[Task requirements]:
For each line in the records, produce an exact copy.

(Dataset excerpts)
+ + + +

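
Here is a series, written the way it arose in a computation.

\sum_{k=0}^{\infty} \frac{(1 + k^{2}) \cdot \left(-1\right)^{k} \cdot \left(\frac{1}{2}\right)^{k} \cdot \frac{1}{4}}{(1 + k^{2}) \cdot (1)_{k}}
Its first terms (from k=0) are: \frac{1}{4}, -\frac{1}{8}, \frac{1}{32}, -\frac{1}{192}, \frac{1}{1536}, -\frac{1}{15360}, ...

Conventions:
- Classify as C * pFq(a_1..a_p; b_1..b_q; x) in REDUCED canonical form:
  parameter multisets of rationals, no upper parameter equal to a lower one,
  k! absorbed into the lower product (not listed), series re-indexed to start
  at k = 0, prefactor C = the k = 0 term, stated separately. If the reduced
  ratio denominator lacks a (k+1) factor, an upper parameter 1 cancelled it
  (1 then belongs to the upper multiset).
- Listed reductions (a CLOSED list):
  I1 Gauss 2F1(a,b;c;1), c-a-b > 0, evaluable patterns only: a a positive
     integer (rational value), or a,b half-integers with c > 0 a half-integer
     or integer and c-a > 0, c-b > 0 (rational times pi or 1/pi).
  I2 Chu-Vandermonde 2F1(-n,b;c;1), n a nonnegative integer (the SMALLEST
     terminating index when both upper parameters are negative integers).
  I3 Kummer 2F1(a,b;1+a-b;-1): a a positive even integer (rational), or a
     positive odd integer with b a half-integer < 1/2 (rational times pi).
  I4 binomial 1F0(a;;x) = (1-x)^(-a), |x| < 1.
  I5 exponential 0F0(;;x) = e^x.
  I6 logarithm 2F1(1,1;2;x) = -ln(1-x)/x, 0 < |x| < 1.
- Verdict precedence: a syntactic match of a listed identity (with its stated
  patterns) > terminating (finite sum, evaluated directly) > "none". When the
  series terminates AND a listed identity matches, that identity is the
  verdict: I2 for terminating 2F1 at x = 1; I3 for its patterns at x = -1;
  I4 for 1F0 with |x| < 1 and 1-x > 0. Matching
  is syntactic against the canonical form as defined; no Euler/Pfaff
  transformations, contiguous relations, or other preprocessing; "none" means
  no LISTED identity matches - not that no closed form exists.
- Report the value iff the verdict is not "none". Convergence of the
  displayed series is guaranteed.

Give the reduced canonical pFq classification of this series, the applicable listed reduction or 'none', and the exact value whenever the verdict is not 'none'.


With C = \frac{1}{4}: the canonical form is 0F0(-; -; -\frac{1}{2}). Verdict at x = -\frac{1}{2}: exponential (I5) matches (the 0F0 exponential series at x = -\frac{1}{2}). Its exact value is \frac{1}{4} \cdot e^{-\frac{1}{2}}.

Key observation: from the first term \frac{1}{4}: (1)_k (C = 1/4, x = -1/2) is k! itself.
Term ratio: r(k) = -\frac{1}{2} * 1 / [(k+1)] - rational; roots negated = parameters, x = -\frac{1}{2}, C = \frac{1}{4}.


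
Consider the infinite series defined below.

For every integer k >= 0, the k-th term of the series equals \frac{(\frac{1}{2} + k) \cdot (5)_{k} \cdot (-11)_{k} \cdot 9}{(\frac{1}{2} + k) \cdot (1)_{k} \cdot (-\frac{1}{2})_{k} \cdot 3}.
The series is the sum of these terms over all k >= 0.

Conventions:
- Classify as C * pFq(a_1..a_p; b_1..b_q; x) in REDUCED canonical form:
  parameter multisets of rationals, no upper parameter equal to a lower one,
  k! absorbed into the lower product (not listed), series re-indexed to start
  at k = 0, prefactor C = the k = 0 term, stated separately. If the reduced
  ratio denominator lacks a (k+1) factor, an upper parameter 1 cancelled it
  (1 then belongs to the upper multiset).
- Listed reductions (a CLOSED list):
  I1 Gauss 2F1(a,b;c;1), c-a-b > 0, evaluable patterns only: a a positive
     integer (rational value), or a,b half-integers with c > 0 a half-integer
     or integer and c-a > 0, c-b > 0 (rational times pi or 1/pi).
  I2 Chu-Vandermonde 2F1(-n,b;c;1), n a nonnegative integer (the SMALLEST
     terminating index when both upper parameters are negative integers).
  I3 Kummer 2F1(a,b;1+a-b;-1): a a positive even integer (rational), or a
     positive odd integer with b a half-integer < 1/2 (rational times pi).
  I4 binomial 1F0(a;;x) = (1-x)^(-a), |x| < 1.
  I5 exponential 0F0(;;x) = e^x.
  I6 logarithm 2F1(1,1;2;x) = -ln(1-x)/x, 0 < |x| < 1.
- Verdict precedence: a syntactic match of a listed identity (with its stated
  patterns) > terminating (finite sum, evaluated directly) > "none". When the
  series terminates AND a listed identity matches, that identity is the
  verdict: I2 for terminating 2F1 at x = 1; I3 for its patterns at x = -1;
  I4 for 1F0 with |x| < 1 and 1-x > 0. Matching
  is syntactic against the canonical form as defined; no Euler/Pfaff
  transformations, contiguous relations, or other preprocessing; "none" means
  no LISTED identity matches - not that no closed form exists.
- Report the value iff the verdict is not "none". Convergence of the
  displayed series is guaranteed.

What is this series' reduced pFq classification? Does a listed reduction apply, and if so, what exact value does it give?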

+ + + +

[Response to this task]:
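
Here is a series, written the way it arose in a computation.

\sum_{k=0}^{\infty} \frac{(1 + k^{2}) \cdot \left(-1\right)^{k} \cdot \left(\frac{1}{2}\right)^{k} \cdot \frac{1}{4}}{(1 + k^{2}) \cdot (1)_{k}}
Its first terms (from k=0) are: \frac{1}{4}, -\frac{1}{8}, \frac{1}{32}, -\frac{1}{192}, \frac{1}{1536}, -\frac{1}{15360}, ...

Conventions:
- Classify as C * pFq(a_1..a_p; b_1..b_q; x) in REDUCED canonical form:
  parameter multisets of rationals, no upper parameter equal to a lower one,
  k! absorbed into the lower product (not listed), series re-indexed to start
  at k = 0, prefactor C = the k = 0 term, stated separately. If the reduced
  ratio denominator lacks a (k+1) factor, an upper parameter 1 cancelled it
  (1 then belongs to the upper multiset).
- Listed reductions (a CLOSED list):
  I1 Gauss 2F1(a,b;c;1), c-a-b > 0, evaluable patterns only: a a positive
     integer (rational value), or a,b half-integers with c > 0 a half-integer
     or integer and c-a > 0, c-b > 0 (rational times pi or 1/pi).
  I2 Chu-Vandermonde 2F1(-n,b;c;1), n a nonnegative integer (the SMALLEST
     terminating index when both upper parameters are negative integers).
  I3 Kummer 2F1(a,b;1+a-b;-1): a a positive even integer (rational), or a
     positive odd integer with b a half-integer < 1/2 (rational times pi).
  I4 binomial 1F0(a;;x) = (1-x)^(-a), |x| < 1.
  I5 exponential 0F0(;;x) = e^x.
  I6 logarithm 2F1(1,1;2;x) = -ln(1-x)/x, 0 < |x| < 1.
- Verdict precedence: a syntactic match of a listed identity (with its stated
  patterns) > terminating (finite sum, evaluated directly) > "none". When the
  series terminates AND a listed identity matches, that identity is the
  verdict: I2 for terminating 2F1 at x = 1; I3 for its patterns at x = -1;
  I4 for 1F0 with |x| < 1 and 1-x > 0. Matching
  is syntactic against the canonical form as defined; no Euler/Pfaff
  transformations, contiguous relations, or other preprocessing; "none" means
  no LISTED identity matches - not that no closed form exists.
- Report the value iff the verdict is not "none". Convergence of the
  displayed series is guaranteed.

Give the reduced canonical pFq classification of this series, the applicable listed reduction or 'none', and the exact value whenever the verdict is not 'none'.


With C = \frac{1}{4}: the canonical form is 0F0(-; -; -\frac{1}{2}). Verdict at x = -\frac{1}{2}: exponential (I5) matches (the 0F0 exponential series at x = -\frac{1}{2}). Its exact value is \frac{1}{4} \cdot e^{-\frac{1}{2}}.

Key observation: from the first term \frac{1}{4}: (1)_k (C = 1/4, x = -1/2) is k! itself.
Term ratio: r(k) = -\frac{1}{2} * 1 / [(k+1)] - rational; roots negated = parameters, x = -\frac{1}{2}, C = \frac{1}{4}.


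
Consider the infinite series defined below.

For every integer k >= 0, the k-th term of the series equals \frac{(\frac{1}{2} + k) \cdot (5)_{k} \cdot (-11)_{k} \cdot 9}{(\frac{1}{2} + k) \cdot (1)_{k} \cdot (-\frac{1}{2})_{k} \cdot 3}.
The series is the sum of these terms over all k >= 0.

Conventions:
- Classify as C * pFq(a_1..a_p; b_1..b_q; x) in REDUCED canonical form:
  parameter multisets of rationals, no upper parameter equal to a lower one,
  k! absorbed into the lower product (not listed), series re-indexed to start
  at k = 0, prefactor C = the k = 0 term, stated separately. If the reduced
  ratio denominator lacks a (k+1) factor, an upper parameter 1 cancelled it
  (1 then belongs to the upper multiset).
- Listed reductions (a CLOSED list):
  I1 Gauss 2F1(a,b;c;1), c-a-b > 0, evaluable patterns only: a a positive
     integer (rational value), or a,b half-integers with c > 0 a half-integer
     or integer and c-a > 0, c-b > 0 (rational times pi or 1/pi).
  I2 Chu-Vandermonde 2F1(-n,b;c;1), n a nonnegative integer (the SMALLEST
     terminating index when both upper parameters are negative integers).
  I3 Kummer 2F1(a,b;1+a-b;-1): a a positive even integer (rational), or a
     positive odd integer with b a half-integer < 1/2 (rational times pi).
  I4 binomial 1F0(a;;x) = (1-x)^(-a), |x| < 1.
  I5 exponential 0F0(;;x) = e^x.
  I6 logarithm 2F1(1,1;2;x) = -ln(1-x)/x, 0 < |x| < 1.
- Verdict precedence: a syntactic match of a listed identity (with its stated
  patterns) > terminating (finite sum, evaluated directly) > "none". When the
  series terminates AND a listed identity matches, that identity is the
  verdict: I2 for terminating 2F1 at x = 1; I3 for its patterns at x = -1;
  I4 for 1F0 with |x| < 1 and 1-x > 0. Matching
  is syntactic against the canonical form as defined; no Euler/Pfaff
  transformations, contiguous relations, or other preprocessing; "none" means
  no LISTED identity matches - not that no closed form exists.
- Report the value iff the verdict is not "none". Convergence of the
  displayed series is guaranteed.

What is this series' reduced pFq classification? Does a listed reduction apply, and if so, what exact value does it give?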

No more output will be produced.